* _Work instructions_
Would you please repeat the material exactly, from the first line to the last?

────────────────────

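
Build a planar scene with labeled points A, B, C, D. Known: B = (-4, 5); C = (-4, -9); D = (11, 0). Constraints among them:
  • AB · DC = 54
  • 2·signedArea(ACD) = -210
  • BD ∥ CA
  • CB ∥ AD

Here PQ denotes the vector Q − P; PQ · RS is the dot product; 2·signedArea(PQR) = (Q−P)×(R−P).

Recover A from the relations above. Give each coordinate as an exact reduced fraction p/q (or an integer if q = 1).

A = (11, -14)

1. A_x = 11  [CB ∥ AD ∩ BD ∥ CA]
2. A_y = -14  [CB ∥ AD ∩ BD ∥ CA]
   → A = (11, -14)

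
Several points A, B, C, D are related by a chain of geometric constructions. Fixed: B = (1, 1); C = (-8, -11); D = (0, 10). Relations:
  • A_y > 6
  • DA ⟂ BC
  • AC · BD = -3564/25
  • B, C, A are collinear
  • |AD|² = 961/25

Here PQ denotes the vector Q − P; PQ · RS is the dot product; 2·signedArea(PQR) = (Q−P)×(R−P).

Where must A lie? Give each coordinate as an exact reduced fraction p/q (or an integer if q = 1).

A = (124/25, 157/25)

1. A_x = 124/25  [B, C, A are collinear ∩ DA ⟂ BC]
2. A_y = 157/25  [B, C, A are collinear ∩ DA ⟂ BC]
   → A = (124/25, 157/25)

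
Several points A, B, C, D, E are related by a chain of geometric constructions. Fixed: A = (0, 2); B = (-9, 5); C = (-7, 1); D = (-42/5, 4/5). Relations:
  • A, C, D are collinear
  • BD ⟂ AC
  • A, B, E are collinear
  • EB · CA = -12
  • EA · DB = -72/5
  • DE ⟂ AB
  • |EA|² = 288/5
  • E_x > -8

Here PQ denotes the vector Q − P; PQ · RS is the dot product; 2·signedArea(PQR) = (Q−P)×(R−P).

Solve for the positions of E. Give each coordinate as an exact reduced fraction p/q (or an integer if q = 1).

E = (-36/5, 22/5)

1. E_x = -36/5  [A, B, E are collinear ∩ DE ⟂ AB]
2. E_y = 22/5  [A, B, E are collinear ∩ DE ⟂ AB]
   → E = (-36/5, 22/5)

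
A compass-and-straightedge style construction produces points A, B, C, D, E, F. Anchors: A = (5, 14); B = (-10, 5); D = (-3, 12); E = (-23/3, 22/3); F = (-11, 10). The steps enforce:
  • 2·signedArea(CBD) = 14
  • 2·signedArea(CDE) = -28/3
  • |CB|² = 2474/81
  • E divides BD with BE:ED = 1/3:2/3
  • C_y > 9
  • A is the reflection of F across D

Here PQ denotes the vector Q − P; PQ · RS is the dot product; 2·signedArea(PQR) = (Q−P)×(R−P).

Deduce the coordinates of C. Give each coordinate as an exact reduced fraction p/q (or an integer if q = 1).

1. C_x = -65/9  [line -7·x + 7·y + -119 = 0 ∩ |CB|² = 2474/81]
2. C_y = 88/9  [line -7·x + 7·y + -119 = 0 ∩ |CB|² = 2474/81]
   → C = (-65/9, 88/9)

C = (-65/9, 88/9)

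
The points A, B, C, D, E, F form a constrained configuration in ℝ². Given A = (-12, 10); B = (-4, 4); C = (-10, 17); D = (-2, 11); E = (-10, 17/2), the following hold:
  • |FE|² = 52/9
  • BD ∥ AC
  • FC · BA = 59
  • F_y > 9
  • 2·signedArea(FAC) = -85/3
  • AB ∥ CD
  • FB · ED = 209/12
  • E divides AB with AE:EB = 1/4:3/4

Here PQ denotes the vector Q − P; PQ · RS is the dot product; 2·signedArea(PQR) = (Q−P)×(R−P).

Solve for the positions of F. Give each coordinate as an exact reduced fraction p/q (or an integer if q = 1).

F = (-8, 59/6)

1. F_x = -8  [FB · ED = 209/12 ∩ 2·signedArea(FAC) = -85/3]
2. F_y = 59/6  [FB · ED = 209/12 ∩ 2·signedArea(FAC) = -85/3]
   → F = (-8, 59/6)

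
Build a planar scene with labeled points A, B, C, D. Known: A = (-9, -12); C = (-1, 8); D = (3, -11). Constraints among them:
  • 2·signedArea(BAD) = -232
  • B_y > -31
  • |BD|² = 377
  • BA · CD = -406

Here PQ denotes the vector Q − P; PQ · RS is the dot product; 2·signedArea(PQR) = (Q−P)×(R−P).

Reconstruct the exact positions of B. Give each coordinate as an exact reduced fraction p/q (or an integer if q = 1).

1. B_x = 7  [2·signedArea(BAD) = -232 ∩ BA · CD = -406]
2. B_y = -30  [2·signedArea(BAD) = -232 ∩ BA · CD = -406]
   → B = (7, -30)

B = (7, -30)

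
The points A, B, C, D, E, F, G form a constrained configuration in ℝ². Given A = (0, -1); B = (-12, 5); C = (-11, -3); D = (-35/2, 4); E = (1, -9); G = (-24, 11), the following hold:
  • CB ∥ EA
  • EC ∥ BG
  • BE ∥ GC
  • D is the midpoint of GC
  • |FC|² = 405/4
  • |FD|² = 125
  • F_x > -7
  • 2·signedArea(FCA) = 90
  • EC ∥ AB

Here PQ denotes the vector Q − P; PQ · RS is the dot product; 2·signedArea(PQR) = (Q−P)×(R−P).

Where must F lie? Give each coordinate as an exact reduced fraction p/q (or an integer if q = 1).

1. F_x = -13/2  [line -2·x + 11·y + -79 = 0 ∩ |FC|² = 405/4]
2. F_y = 6  [line -2·x + 11·y + -79 = 0 ∩ |FC|² = 405/4]
   → F = (-13/2, 6)

F = (-13/2, 6)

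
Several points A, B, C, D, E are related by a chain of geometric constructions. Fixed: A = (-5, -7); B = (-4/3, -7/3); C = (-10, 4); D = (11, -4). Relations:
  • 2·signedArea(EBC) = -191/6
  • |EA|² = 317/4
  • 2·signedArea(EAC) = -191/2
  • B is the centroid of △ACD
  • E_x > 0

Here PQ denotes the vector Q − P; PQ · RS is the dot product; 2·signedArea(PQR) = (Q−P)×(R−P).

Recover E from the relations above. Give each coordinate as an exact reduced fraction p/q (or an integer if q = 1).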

────────────────────

* _Completed exercise_
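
Build a planar scene with labeled points A, B, C, D. Known: B = (-4, 5); C = (-4, -9); D = (11, 0). Constraints among them:
  • AB · DC = 54
  • 2·signedArea(ACD) = -210
  • BD ∥ CA
  • CB ∥ AD

Here PQ denotes the vector Q − P; PQ · RS is the dot product; 2·signedArea(PQR) = (Q−P)×(R−P).

Recover A from the relations above. Give each coordinate as an exact reduced fraction p/q (or an integer if q = 1).

A = (11, -14)

1. A_x = 11  [CB ∥ AD ∩ BD ∥ CA]
2. A_y = -14  [CB ∥ AD ∩ BD ∥ CA]
   → A = (11, -14)

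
Several points A, B, C, D are related by a chain of geometric constructions. Fixed: B = (1, 1); C = (-8, -11); D = (0, 10). Relations:
  • A_y > 6
  • DA ⟂ BC
  • AC · BD = -3564/25
  • B, C, A are collinear
  • |AD|² = 961/25

Here PQ denotes the vector Q − P; PQ · RS is the dot product; 2·signedArea(PQR) = (Q−P)×(R−P).

Where must A lie? Give each coordinate as an exact reduced fraction p/q (or an integer if q = 1).

A = (124/25, 157/25)

1. A_x = 124/25  [B, C, A are collinear ∩ DA ⟂ BC]
2. A_y = 157/25  [B, C, A are collinear ∩ DA ⟂ BC]
   → A = (124/25, 157/25)

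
Several points A, B, C, D, E are related by a chain of geometric constructions. Fixed: A = (0, 2); B = (-9, 5); C = (-7, 1); D = (-42/5, 4/5). Relations:
  • A, C, D are collinear
  • BD ⟂ AC
  • A, B, E are collinear
  • EB · CA = -12
  • EA · DB = -72/5
  • DE ⟂ AB
  • |EA|² = 288/5
  • E_x > -8

Here PQ denotes the vector Q − P; PQ · RS is the dot product; 2·signedArea(PQR) = (Q−P)×(R−P).

Solve for the positions of E. Give each coordinate as an exact reduced fraction p/q (or an integer if q = 1).

E = (-36/5, 22/5)

1. E_x = -36/5  [A, B, E are collinear ∩ DE ⟂ AB]
2. E_y = 22/5  [A, B, E are collinear ∩ DE ⟂ AB]
   → E = (-36/5, 22/5)

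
A compass-and-straightedge style construction produces points A, B, C, D, E, F. Anchors: A = (5, 14); B = (-10, 5); D = (-3, 12); E = (-23/3, 22/3); F = (-11, 10). The steps enforce:
  • 2·signedArea(CBD) = 14
  • 2·signedArea(CDE) = -28/3
  • |CB|² = 2474/81
  • E divides BD with BE:ED = 1/3:2/3
  • C_y > 9
  • A is the reflection of F across D

Here PQ denotes the vector Q − P; PQ · RS is the dot product; 2·signedArea(PQR) = (Q−P)×(R−P).

Deduce the coordinates of C. Give each coordinate as an exact reduced fraction p/q (or an integer if q = 1).

1. C_x = -65/9  [line -7·x + 7·y + -119 = 0 ∩ |CB|² = 2474/81]
2. C_y = 88/9  [line -7·x + 7·y + -119 = 0 ∩ |CB|² = 2474/81]
   → C = (-65/9, 88/9)

C = (-65/9, 88/9)

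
The points A, B, C, D, E, F form a constrained configuration in ℝ². Given A = (-12, 10); B = (-4, 4); C = (-10, 17); D = (-2, 11); E = (-10, 17/2), the following hold:
  • |FE|² = 52/9
  • BD ∥ AC
  • FC · BA = 59
  • F_y > 9
  • 2·signedArea(FAC) = -85/3
  • AB ∥ CD
  • FB · ED = 209/12
  • E divides AB with AE:EB = 1/4:3/4

Here PQ denotes the vector Q − P; PQ · RS is the dot product; 2·signedArea(PQR) = (Q−P)×(R−P).

Solve for the positions of F. Give each coordinate as an exact reduced fraction p/q (or an integer if q = 1).

F = (-8, 59/6)

1. F_x = -8  [FB · ED = 209/12 ∩ 2·signedArea(FAC) = -85/3]
2. F_y = 59/6  [FB · ED = 209/12 ∩ 2·signedArea(FAC) = -85/3]
   → F = (-8, 59/6)

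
Build a planar scene with labeled points A, B, C, D. Known: A = (-9, -12); C = (-1, 8); D = (3, -11). Constraints among them:
  • 2·signedArea(BAD) = -232
  • B_y > -31
  • |BD|² = 377
  • BA · CD = -406

Here PQ denotes the vector Q − P; PQ · RS is the dot product; 2·signedArea(PQR) = (Q−P)×(R−P).

Reconstruct the exact positions of B. Give each coordinate as an exact reduced fraction p/q (or an integer if q = 1).

1. B_x = 7  [2·signedArea(BAD) = -232 ∩ BA · CD = -406]
2. B_y = -30  [2·signedArea(BAD) = -232 ∩ BA · CD = -406]
   → B = (7, -30)

B = (7, -30)

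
The points A, B, C, D, E, F, G form a constrained configuration in ℝ². Given A = (0, -1); B = (-12, 5); C = (-11, -3); D = (-35/2, 4); E = (1, -9); G = (-24, 11), the following hold:
  • CB ∥ EA
  • EC ∥ BG
  • BE ∥ GC
  • D is the midpoint of GC
  • |FC|² = 405/4
  • |FD|² = 125
  • F_x > -7
  • 2·signedArea(FCA) = 90
  • EC ∥ AB

Here PQ denotes the vector Q − P; PQ · RS is the dot product; 2·signedArea(PQR) = (Q−P)×(R−P).

Where must F lie? Give each coordinate as an exact reduced fraction p/q (or an integer if q = 1).

1. F_x = -13/2  [line -2·x + 11·y + -79 = 0 ∩ |FC|² = 405/4]
2. F_y = 6  [line -2·x + 11·y + -79 = 0 ∩ |FC|² = 405/4]
   → F = (-13/2, 6)

F = (-13/2, 6)

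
Several points A, B, C, D, E are related by a chain of geometric constructions. Fixed: A = (-5, -7); B = (-4/3, -7/3); C = (-10, 4); D = (11, -4). Relations:
  • 2·signedArea(EBC) = -191/6
  • |EA|² = 317/4
  • 2·signedArea(EAC) = -191/2
  • B is the centroid of △ACD
  • E_x > 0

Here PQ denotes the vector Q − P; PQ · RS is the dot product; 2·signedArea(PQR) = (Q−P)×(R−P).

Recover E from the relations above. Give each coordinate as an exact reduced fraction p/q (or an integer if q = 1).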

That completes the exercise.